**SUPPLIED ENTRIES:**
※
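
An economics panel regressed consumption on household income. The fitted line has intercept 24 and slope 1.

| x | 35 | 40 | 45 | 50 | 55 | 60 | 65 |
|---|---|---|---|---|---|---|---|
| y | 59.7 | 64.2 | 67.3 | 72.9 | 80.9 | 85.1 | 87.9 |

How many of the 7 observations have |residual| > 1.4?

2

x=35: ŷ = 24 + 35 = 59; r = 59.7 − 59 = 0.7
x=40: ŷ = 24 + 40 = 64; r = 64.2 − 64 = 0.2
x=45: ŷ = 24 + 45 = 69; r = 67.3 − 69 = -1.7
x=50: ŷ = 24 + 50 = 74; r = 72.9 − 74 = -1.1
x=55: ŷ = 24 + 55 = 79; r = 80.9 − 79 = 1.9
x=60: ŷ = 24 + 60 = 84; r = 85.1 − 84 = 1.1
x=65: ŷ = 24 + 65 = 89; r = 87.9 − 89 = -1.1
|r| > 1.4: x=45 (|r|=1.7), x=55 (|r|=1.9) → 2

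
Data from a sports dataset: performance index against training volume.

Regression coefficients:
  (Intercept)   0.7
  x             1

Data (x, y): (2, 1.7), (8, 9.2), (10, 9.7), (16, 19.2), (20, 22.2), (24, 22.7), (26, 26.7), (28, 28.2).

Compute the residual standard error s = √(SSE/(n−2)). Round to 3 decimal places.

x=2: ŷ = 0.7 + 2 = 2.7; r = 1.7 − 2.7 = -1
x=8: ŷ = 0.7 + 8 = 8.7; r = 9.2 − 8.7 = 0.5
x=10: ŷ = 0.7 + 10 = 10.7; r = 9.7 − 10.7 = -1
x=16: ŷ = 0.7 + 16 = 16.7; r = 19.2 − 16.7 = 2.5
x=20: ŷ = 0.7 + 20 = 20.7; r = 22.2 − 20.7 = 1.5
x=24: ŷ = 0.7 + 24 = 24.7; r = 22.7 − 24.7 = -2
x=26: ŷ = 0.7 + 26 = 26.7; r = 26.7 − 26.7 = 0
x=28: ŷ = 0.7 + 28 = 28.7; r = 28.2 − 28.7 = -0.5
SSE = 1 + 0.25 + 1 + 6.25 + 2.25 + 4 + 0 + 0.25 = 15
s = √(15/6) = √2.5 ≈ 1.581

s = 1.581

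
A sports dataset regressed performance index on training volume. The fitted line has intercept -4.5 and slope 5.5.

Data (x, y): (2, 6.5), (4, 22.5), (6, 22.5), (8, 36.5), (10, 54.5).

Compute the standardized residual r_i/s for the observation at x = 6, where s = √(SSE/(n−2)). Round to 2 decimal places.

-1.12

x=2: ŷ = -4.5 + 5.5·2 = 6.5; r = 6.5 − 6.5 = 0
x=4: ŷ = -4.5 + 5.5·4 = 17.5; r = 22.5 − 17.5 = 5
x=6: ŷ = -4.5 + 5.5·6 = 28.5; r = 22.5 − 28.5 = -6
x=8: ŷ = -4.5 + 5.5·8 = 39.5; r = 36.5 − 39.5 = -3
x=10: ŷ = -4.5 + 5.5·10 = 50.5; r = 54.5 − 50.5 = 4
SSE = 0 + 25 + 36 + 9 + 16 = 86
s = √(86/3) = 5.35413
r/s = -6 / 5.35413 = -1.12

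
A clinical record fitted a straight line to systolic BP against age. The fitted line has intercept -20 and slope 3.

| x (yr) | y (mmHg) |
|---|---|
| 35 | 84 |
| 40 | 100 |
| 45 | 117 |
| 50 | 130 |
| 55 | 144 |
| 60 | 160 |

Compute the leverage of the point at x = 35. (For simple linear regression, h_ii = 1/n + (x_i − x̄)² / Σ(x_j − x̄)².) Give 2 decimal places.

h = 0.52

x̄ = (35 + 40 + 45 + 50 + 55 + 60)/6 = 47.5
Σ(x − x̄)² = 156.25 + 56.25 + 6.25 + 6.25 + 56.25 + 156.25 = 437.5
h = 1/6 + (-12.5)²/437.5 = 0.166667 + 0.357143 = 0.52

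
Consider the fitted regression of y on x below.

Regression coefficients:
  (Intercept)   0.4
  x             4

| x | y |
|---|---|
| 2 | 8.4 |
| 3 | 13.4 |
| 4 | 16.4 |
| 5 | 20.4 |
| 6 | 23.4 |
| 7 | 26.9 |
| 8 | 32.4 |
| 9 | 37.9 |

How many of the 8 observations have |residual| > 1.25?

2

x=2: ŷ = 0.4 + 4·2 = 8.4; e = 8.4 − 8.4 = 0
x=3: ŷ = 0.4 + 4·3 = 12.4; e = 13.4 − 12.4 = 1
x=4: ŷ = 0.4 + 4·4 = 16.4; e = 16.4 − 16.4 = 0
x=5: ŷ = 0.4 + 4·5 = 20.4; e = 20.4 − 20.4 = 0
x=6: ŷ = 0.4 + 4·6 = 24.4; e = 23.4 − 24.4 = -1
x=7: ŷ = 0.4 + 4·7 = 28.4; e = 26.9 − 28.4 = -1.5
x=8: ŷ = 0.4 + 4·8 = 32.4; e = 32.4 − 32.4 = 0
x=9: ŷ = 0.4 + 4·9 = 36.4; e = 37.9 − 36.4 = 1.5
|e| > 1.25: x=7 (|e|=1.5), x=9 (|e|=1.5) → 2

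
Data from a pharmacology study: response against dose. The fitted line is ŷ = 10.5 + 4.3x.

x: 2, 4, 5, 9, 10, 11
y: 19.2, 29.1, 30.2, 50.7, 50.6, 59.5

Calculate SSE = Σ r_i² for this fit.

x=2: ŷ = 10.5 + 4.3·2 = 19.1; r = 19.2 − 19.1 = 0.1
x=4: ŷ = 10.5 + 4.3·4 = 27.7; r = 29.1 − 27.7 = 1.4
x=5: ŷ = 10.5 + 4.3·5 = 32; r = 30.2 − 32 = -1.8
x=9: ŷ = 10.5 + 4.3·9 = 49.2; r = 50.7 − 49.2 = 1.5
x=10: ŷ = 10.5 + 4.3·10 = 53.5; r = 50.6 − 53.5 = -2.9
x=11: ŷ = 10.5 + 4.3·11 = 57.8; r = 59.5 − 57.8 = 1.7
SSE = 0.01 + 1.96 + 3.24 + 2.25 + 8.41 + 2.89 = 18.76

SSE = 18.76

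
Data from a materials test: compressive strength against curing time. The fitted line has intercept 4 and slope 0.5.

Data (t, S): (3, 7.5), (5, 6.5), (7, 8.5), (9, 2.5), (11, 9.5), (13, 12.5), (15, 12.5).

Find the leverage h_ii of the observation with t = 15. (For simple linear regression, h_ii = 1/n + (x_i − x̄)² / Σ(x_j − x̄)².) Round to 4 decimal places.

t̄ = (3 + 5 + 7 + 9 + 11 + 13 + 15)/7 = 9
Σ(t − t̄)² = 36 + 16 + 4 + 0 + 4 + 16 + 36 = 112
h = 1/7 + (6)²/112 = 0.142857 + 0.321429 = 0.4643

h = 0.4643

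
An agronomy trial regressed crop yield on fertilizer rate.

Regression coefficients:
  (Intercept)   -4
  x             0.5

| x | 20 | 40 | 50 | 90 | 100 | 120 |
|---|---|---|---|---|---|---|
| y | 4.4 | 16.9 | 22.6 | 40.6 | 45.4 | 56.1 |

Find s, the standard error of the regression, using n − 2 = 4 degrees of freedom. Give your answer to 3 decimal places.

x=20: ŷ = -4 + 0.5·20 = 6; e = 4.4 − 6 = -1.6
x=40: ŷ = -4 + 0.5·40 = 16; e = 16.9 − 16 = 0.9
x=50: ŷ = -4 + 0.5·50 = 21; e = 22.6 − 21 = 1.6
x=90: ŷ = -4 + 0.5·90 = 41; e = 40.6 − 41 = -0.4
x=100: ŷ = -4 + 0.5·100 = 46; e = 45.4 − 46 = -0.6
x=120: ŷ = -4 + 0.5·120 = 56; e = 56.1 − 56 = 0.1
SSE = 2.56 + 0.81 + 2.56 + 0.16 + 0.36 + 0.01 = 6.46
s = √(6.46/4) = √1.615 ≈ 1.271

s = 1.271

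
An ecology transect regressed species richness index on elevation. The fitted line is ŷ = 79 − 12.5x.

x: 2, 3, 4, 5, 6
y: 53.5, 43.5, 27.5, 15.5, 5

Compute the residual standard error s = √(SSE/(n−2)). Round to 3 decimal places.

s = 1.683

x=2: ŷ = 79 − 12.5·2 = 54; r = 53.5 − 54 = -0.5
x=3: ŷ = 79 − 12.5·3 = 41.5; r = 43.5 − 41.5 = 2
x=4: ŷ = 79 − 12.5·4 = 29; r = 27.5 − 29 = -1.5
x=5: ŷ = 79 − 12.5·5 = 16.5; r = 15.5 − 16.5 = -1
x=6: ŷ = 79 − 12.5·6 = 4; r = 5 − 4 = 1
SSE = 0.25 + 4 + 2.25 + 1 + 1 = 8.5
s = √(8.5/3) = √2.83333 ≈ 1.683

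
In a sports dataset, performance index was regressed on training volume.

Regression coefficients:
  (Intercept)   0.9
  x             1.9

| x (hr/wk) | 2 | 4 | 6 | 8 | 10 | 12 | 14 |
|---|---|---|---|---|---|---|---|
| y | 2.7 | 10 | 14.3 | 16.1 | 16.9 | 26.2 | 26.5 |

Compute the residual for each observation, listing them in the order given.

-2, 1.5, 2, 0, -3, 2.5, -1

x=2: ŷ = 0.9 + 1.9·2 = 4.7; r = 2.7 − 4.7 = -2
x=4: ŷ = 0.9 + 1.9·4 = 8.5; r = 10 − 8.5 = 1.5
x=6: ŷ = 0.9 + 1.9·6 = 12.3; r = 14.3 − 12.3 = 2
x=8: ŷ = 0.9 + 1.9·8 = 16.1; r = 16.1 − 16.1 = 0
x=10: ŷ = 0.9 + 1.9·10 = 19.9; r = 16.9 − 19.9 = -3
x=12: ŷ = 0.9 + 1.9·12 = 23.7; r = 26.2 − 23.7 = 2.5
x=14: ŷ = 0.9 + 1.9·14 = 27.5; r = 26.5 − 27.5 = -1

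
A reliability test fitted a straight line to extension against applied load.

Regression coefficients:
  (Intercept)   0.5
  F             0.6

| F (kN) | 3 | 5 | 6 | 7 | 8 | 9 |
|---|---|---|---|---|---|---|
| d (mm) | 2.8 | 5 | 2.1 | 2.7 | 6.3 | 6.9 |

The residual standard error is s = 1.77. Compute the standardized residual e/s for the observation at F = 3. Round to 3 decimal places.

0.282

ŷ = 0.5 + 0.6·3 = 2.3
e = 2.8 − 2.3 = 0.5
e/s = 0.5 / 1.77 = 0.282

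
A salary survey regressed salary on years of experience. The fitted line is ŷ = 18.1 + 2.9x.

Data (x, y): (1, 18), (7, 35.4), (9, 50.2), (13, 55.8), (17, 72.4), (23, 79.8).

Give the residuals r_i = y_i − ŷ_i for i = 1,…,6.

x=1: ŷ = 18.1 + 2.9·1 = 21; r = 18 − 21 = -3
x=7: ŷ = 18.1 + 2.9·7 = 38.4; r = 35.4 − 38.4 = -3
x=9: ŷ = 18.1 + 2.9·9 = 44.2; r = 50.2 − 44.2 = 6
x=13: ŷ = 18.1 + 2.9·13 = 55.8; r = 55.8 − 55.8 = 0
x=17: ŷ = 18.1 + 2.9·17 = 67.4; r = 72.4 − 67.4 = 5
x=23: ŷ = 18.1 + 2.9·23 = 84.8; r = 79.8 − 84.8 = -5

-3, -3, 6, 0, 5, -5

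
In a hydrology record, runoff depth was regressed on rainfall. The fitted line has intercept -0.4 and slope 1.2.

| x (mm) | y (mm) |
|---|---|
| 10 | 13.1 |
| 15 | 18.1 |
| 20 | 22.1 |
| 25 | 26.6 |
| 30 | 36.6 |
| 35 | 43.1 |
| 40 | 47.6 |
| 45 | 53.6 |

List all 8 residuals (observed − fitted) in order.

x=10: ŷ = -0.4 + 1.2·10 = 11.6; r = 13.1 − 11.6 = 1.5
x=15: ŷ = -0.4 + 1.2·15 = 17.6; r = 18.1 − 17.6 = 0.5
x=20: ŷ = -0.4 + 1.2·20 = 23.6; r = 22.1 − 23.6 = -1.5
x=25: ŷ = -0.4 + 1.2·25 = 29.6; r = 26.6 − 29.6 = -3
x=30: ŷ = -0.4 + 1.2·30 = 35.6; r = 36.6 − 35.6 = 1
x=35: ŷ = -0.4 + 1.2·35 = 41.6; r = 43.1 − 41.6 = 1.5
x=40: ŷ = -0.4 + 1.2·40 = 47.6; r = 47.6 − 47.6 = 0
x=45: ŷ = -0.4 + 1.2·45 = 53.6; r = 53.6 − 53.6 = 0

1.5, 0.5, -1.5, -3, 1, 1.5, 0, 0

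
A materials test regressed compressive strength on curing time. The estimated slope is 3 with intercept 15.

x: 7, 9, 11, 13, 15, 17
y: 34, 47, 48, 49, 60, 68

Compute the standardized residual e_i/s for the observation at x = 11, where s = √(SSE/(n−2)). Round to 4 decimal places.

0.0000

x=7: ŷ = 15 + 3·7 = 36; e = 34 − 36 = -2
x=9: ŷ = 15 + 3·9 = 42; e = 47 − 42 = 5
x=11: ŷ = 15 + 3·11 = 48; e = 48 − 48 = 0
x=13: ŷ = 15 + 3·13 = 54; e = 49 − 54 = -5
x=15: ŷ = 15 + 3·15 = 60; e = 60 − 60 = 0
x=17: ŷ = 15 + 3·17 = 66; e = 68 − 66 = 2
SSE = 4 + 25 + 0 + 25 + 0 + 4 = 58
s = √(58/4) = 3.80789
e/s = 0 / 3.80789 = 0.0000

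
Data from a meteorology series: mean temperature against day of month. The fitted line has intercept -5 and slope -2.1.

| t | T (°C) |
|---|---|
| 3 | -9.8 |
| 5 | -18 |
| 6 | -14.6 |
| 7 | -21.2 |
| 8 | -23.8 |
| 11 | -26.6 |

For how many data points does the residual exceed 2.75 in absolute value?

t=3: T̂ = -5 − 2.1·3 = -11.3; e = -9.8 − (-11.3) = 1.5
t=5: T̂ = -5 − 2.1·5 = -15.5; e = -18 − (-15.5) = -2.5
t=6: T̂ = -5 − 2.1·6 = -17.6; e = -14.6 − (-17.6) = 3
t=7: T̂ = -5 − 2.1·7 = -19.7; e = -21.2 − (-19.7) = -1.5
t=8: T̂ = -5 − 2.1·8 = -21.8; e = -23.8 − (-21.8) = -2
t=11: T̂ = -5 − 2.1·11 = -28.1; e = -26.6 − (-28.1) = 1.5
|e| > 2.75: t=6 (|e|=3) → 1

1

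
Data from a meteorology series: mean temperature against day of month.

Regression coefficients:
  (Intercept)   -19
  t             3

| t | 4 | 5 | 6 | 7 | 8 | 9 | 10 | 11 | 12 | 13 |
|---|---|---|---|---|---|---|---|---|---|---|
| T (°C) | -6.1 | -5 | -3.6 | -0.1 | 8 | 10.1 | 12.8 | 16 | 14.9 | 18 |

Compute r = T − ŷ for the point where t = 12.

r = -2.1

ŷ = -19 + 3·12 = 17
r = 14.9 − 17 = -2.1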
※
**TASK STATEMENT:**
Copy out each line of the listing that holds the word "sports".

**TASK RESPONSE:**
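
Data from a sports dataset: performance index against training volume.
A sports dataset regressed performance index on training volume. The fitted line has intercept -4.5 and slope 5.5.
In a sports dataset, performance index was regressed on training volume.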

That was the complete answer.